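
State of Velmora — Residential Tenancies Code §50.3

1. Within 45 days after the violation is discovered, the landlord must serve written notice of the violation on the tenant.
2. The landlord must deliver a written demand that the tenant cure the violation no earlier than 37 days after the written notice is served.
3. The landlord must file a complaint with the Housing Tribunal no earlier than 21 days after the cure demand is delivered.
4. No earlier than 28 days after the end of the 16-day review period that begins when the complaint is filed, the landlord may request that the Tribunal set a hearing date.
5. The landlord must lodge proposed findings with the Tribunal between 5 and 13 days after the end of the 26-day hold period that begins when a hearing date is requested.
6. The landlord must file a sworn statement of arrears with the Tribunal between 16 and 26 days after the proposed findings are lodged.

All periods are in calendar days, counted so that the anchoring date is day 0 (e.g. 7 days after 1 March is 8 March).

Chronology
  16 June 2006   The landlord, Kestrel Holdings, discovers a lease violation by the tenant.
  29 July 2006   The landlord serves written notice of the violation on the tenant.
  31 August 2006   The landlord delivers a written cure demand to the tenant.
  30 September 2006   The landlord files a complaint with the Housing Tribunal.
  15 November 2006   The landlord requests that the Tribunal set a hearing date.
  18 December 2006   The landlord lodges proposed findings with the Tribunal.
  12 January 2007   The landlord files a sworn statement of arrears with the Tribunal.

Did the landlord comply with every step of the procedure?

Step 1: 45 days after 16 June 2006 (when the violation is discovered) is 31 July 2006; done 29 July 2006 — timely.
Step 2: the earliest permitted date is 37 days after 29 July 2006 (when the written notice is served), i.e. 4 September 2006; 31 August 2006 is 4 days before the earliest permitted date.

No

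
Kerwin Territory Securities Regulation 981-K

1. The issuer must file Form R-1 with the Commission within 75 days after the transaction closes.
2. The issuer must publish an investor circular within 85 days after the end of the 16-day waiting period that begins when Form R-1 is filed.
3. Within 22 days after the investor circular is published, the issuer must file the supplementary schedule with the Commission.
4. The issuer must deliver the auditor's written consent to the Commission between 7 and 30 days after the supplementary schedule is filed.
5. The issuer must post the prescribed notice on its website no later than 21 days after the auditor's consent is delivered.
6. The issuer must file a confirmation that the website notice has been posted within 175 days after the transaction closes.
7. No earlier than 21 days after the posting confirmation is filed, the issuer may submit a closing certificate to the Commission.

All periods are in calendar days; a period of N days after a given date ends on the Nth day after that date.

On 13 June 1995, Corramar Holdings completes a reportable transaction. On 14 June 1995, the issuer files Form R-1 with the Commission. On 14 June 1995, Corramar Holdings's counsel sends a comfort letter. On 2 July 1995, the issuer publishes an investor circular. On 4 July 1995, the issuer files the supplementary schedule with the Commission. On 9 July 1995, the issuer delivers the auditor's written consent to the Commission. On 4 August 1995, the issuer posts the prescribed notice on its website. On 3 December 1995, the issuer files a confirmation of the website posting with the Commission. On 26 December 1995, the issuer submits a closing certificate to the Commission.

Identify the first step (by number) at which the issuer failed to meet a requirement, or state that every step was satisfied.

(1) due by 13 June 1995 + 75 days = 27 August 1995; 14 June 1995 is within that limit.
(2) due by 30 June 1995 + 85 days = 23 September 1995; done 2 July 1995 — timely.
(3) due by 2 July 1995 + 22 days = 24 July 1995; done 4 July 1995 — timely.
(4) the permitted window runs from 4 July 1995 + 7 = 11 July 1995 to 4 July 1995 + 30 = 3 August 1995; 9 July 1995 is 2 days too early.
The procedure was therefore not followed at step 4.

Step 4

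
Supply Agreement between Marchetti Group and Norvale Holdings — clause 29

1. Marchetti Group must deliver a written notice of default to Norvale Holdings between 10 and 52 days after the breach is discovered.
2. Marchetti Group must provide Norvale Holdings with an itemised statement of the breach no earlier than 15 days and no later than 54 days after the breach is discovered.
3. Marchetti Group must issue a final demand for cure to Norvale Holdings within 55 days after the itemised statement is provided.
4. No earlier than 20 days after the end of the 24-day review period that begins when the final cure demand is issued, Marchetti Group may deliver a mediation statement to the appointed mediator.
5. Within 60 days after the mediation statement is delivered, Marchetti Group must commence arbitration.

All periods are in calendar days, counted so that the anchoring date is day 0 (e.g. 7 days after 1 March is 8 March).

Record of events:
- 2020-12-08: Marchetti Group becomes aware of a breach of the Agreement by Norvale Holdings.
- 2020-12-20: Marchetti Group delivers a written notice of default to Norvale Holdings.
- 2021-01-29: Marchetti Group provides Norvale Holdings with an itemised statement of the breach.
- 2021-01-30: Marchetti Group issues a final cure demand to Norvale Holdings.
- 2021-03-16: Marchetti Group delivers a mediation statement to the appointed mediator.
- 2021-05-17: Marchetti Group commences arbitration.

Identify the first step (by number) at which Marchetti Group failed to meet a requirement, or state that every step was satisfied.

Step 1: the window is 10–52 days after 2020-12-08 (when the breach is discovered), so 2020-12-18 through 2021-01-29; done 2020-12-20 — within the window.
Step 2: the window is 15–54 days after 2020-12-08 (when the breach is discovered), so 2020-12-23 through 2021-01-31; done 2021-01-29, which is between those dates.
Step 3: 55 days after 2021-01-29 (when the itemised statement is provided) is 2021-03-25; done 2021-01-30 — timely.
Step 4: the earliest permitted date is 20 days after 2021-02-23 (end of the 24-day review period, which began when the final cure demand is issued on 2021-01-30), i.e. 2021-03-15; done 2021-03-16, after the minimum wait.
Step 5: 60 days after 2021-03-16 (when the mediation statement is delivered) is 2021-05-15; done 2021-05-17 — 2 days late.
The analysis stops there.

Step 5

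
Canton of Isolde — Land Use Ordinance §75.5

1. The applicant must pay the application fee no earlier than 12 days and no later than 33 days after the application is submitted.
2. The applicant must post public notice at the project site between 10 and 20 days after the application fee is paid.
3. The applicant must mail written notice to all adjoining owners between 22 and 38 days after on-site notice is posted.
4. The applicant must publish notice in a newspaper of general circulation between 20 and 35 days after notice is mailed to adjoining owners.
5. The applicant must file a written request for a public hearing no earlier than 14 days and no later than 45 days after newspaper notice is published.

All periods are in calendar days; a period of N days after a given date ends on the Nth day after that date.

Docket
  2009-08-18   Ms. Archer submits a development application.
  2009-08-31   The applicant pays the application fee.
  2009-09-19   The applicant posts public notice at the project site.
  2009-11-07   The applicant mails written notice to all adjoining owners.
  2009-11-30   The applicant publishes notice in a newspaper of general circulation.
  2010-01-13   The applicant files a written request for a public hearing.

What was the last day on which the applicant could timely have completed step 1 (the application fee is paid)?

Step 1 runs from 2009-08-18, when the application is submitted. The window is 12–33 days after 2009-08-18; it closes on 2009-09-20.

2009-09-20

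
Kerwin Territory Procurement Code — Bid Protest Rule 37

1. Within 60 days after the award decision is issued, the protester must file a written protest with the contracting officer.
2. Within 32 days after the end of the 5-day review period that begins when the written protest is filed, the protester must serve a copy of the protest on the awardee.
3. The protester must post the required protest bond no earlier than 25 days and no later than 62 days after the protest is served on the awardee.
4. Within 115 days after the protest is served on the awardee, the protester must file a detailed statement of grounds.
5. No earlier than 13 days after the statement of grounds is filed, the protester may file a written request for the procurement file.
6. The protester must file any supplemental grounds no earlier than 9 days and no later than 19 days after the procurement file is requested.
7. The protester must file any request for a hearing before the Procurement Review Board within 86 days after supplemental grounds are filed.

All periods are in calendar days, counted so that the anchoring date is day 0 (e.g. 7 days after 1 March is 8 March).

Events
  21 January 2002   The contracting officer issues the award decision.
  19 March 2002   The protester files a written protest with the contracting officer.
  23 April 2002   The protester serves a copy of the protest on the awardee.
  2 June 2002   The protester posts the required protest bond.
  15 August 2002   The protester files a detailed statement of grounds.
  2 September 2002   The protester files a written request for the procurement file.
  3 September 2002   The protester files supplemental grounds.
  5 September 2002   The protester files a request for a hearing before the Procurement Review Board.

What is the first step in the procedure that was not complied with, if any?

(1) due by 21 January 2002 + 60 days = 22 March 2002; completed 19 March 2002, before the deadline.
(2) due by 24 March 2002 + 32 days = 25 April 2002; completed 23 April 2002, before the deadline.
(3) the permitted window runs from 23 April 2002 + 25 = 18 May 2002 to 23 April 2002 + 62 = 24 June 2002; done 2 June 2002, which is between those dates.
(4) due by 23 April 2002 + 115 days = 16 August 2002; done 15 August 2002 — timely.
(5) permitted from 15 August 2002 + 13 days = 28 August 2002 onward; done 2 September 2002, after the minimum wait.
(6) the permitted window runs from 2 September 2002 + 9 = 11 September 2002 to 2 September 2002 + 19 = 21 September 2002; done 3 September 2002 — 8 days before the window opened.

Step 6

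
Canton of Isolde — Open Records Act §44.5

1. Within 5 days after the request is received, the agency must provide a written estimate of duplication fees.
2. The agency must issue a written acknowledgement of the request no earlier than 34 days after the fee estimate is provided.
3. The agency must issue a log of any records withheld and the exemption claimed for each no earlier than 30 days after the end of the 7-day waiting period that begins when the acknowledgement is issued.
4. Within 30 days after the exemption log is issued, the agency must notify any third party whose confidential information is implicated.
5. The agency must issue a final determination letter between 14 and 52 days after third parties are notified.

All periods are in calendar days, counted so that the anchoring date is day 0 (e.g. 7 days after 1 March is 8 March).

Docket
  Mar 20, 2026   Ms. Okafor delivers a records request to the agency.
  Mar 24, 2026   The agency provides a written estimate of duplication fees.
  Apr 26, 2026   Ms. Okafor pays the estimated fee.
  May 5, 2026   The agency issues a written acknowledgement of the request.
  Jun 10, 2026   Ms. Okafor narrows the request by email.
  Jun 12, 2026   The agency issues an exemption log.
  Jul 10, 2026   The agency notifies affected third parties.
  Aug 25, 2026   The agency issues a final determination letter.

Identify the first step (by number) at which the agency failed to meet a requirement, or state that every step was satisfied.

None — every step was satisfied

(1) due by Mar 20, 2026 + 5 days = Mar 25, 2026; Mar 24, 2026 is within that limit.
(2) permitted from Mar 24, 2026 + 34 days = Apr 27, 2026 onward; done May 5, 2026 — permitted.
(3) permitted from May 12, 2026 + 30 days = Jun 11, 2026 onward; done Jun 12, 2026, after the minimum wait.
(4) due by Jun 12, 2026 + 30 days = Jul 12, 2026; done Jul 10, 2026 — timely.
(5) the permitted window runs from Jul 10, 2026 + 14 = Jul 24, 2026 to Jul 10, 2026 + 52 = Aug 31, 2026; done Aug 25, 2026, which is between those dates.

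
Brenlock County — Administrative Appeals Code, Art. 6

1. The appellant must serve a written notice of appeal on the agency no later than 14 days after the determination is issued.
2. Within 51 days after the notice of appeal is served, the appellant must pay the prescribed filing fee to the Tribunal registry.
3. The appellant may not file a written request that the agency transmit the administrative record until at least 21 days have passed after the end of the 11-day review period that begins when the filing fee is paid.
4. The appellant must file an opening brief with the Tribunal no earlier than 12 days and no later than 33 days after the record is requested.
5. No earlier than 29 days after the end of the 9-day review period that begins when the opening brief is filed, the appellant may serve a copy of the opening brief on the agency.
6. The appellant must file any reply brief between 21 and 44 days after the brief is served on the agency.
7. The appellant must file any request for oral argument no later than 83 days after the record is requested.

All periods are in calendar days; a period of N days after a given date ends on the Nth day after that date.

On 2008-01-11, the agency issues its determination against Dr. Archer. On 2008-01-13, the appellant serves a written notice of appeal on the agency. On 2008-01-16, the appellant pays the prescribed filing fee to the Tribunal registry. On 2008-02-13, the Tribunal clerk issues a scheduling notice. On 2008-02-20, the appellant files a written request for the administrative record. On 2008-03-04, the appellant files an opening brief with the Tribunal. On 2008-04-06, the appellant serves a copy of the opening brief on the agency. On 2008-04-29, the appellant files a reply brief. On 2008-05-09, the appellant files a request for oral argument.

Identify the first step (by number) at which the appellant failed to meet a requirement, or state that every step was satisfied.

Step 5

Step 1: 14 days after 2008-01-11 (when the determination is issued) is 2008-01-25; 2008-01-13 is within that limit.
Step 2: 51 days after 2008-01-13 (when the notice of appeal is served) is 2008-03-04; completed 2008-01-16, before the deadline.
Step 3: the earliest permitted date is 21 days after 2008-01-27 (end of the 11-day review period, which began when the filing fee is paid on 2008-01-16), i.e. 2008-02-17; done 2008-02-20 — permitted.
Step 4: the window is 12–33 days after 2008-02-20 (when the record is requested), so 2008-03-03 through 2008-03-24; done 2008-03-04, which is between those dates.
Step 5: the earliest permitted date is 29 days after 2008-03-13 (end of the 9-day review period, which began when the opening brief is filed on 2008-03-04), i.e. 2008-04-11; done 2008-04-06 — 5 days too early.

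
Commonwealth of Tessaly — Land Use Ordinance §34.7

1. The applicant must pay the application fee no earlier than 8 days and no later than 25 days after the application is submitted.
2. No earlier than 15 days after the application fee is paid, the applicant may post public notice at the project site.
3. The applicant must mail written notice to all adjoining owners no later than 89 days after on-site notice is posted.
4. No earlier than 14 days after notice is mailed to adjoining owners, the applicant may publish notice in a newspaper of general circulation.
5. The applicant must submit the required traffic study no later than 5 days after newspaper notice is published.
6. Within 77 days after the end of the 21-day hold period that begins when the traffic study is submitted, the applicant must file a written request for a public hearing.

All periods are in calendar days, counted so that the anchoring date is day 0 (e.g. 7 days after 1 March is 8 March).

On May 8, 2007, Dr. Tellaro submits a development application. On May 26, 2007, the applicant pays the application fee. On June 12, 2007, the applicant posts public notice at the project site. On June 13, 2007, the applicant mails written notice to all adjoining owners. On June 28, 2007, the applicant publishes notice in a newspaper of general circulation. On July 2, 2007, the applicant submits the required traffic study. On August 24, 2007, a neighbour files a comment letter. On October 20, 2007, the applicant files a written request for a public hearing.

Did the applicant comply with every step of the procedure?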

______

• _What the task requires_: There is a line with "Kerwin Territory Procurement" and a line with "6. The protester" above. Copy exactly those two lines and all lines between them, with nothing else.

• _Answer below_:
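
Kerwin Territory Procurement Code — Bid Protest Rule 37

1. Within 60 days after the award decision is issued, the protester must file a written protest with the contracting officer.
2. Within 32 days after the end of the 5-day review period that begins when the written protest is filed, the protester must serve a copy of the protest on the awardee.
3. The protester must post the required protest bond no earlier than 25 days and no later than 62 days after the protest is served on the awardee.
4. Within 115 days after the protest is served on the awardee, the protester must file a detailed statement of grounds.
5. No earlier than 13 days after the statement of grounds is filed, the protester may file a written request for the procurement file.
6. The protester must file any supplemental grounds no earlier than 9 days and no later than 19 days after the procurement file is requested.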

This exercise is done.